Work request =>
Scan the entries for the word "What" and return every line that has it.

Available data =>
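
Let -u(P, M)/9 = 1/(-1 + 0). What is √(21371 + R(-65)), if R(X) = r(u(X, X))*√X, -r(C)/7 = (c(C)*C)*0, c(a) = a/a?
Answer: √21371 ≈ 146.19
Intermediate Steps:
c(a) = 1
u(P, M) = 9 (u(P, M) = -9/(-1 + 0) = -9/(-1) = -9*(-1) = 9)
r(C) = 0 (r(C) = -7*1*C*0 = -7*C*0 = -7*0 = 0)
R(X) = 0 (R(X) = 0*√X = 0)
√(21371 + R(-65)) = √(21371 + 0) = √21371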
---
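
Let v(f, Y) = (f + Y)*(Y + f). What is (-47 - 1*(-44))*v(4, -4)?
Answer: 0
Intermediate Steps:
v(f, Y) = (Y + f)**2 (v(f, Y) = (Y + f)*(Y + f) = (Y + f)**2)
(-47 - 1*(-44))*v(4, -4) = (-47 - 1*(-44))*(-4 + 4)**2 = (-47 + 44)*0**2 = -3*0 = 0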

Response for this exercise =>
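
Let -u(P, M)/9 = 1/(-1 + 0). What is √(21371 + R(-65)), if R(X) = r(u(X, X))*√X, -r(C)/7 = (c(C)*C)*0, c(a) = a/a?
Let v(f, Y) = (f + Y)*(Y + f). What is (-47 - 1*(-44))*v(4, -4)?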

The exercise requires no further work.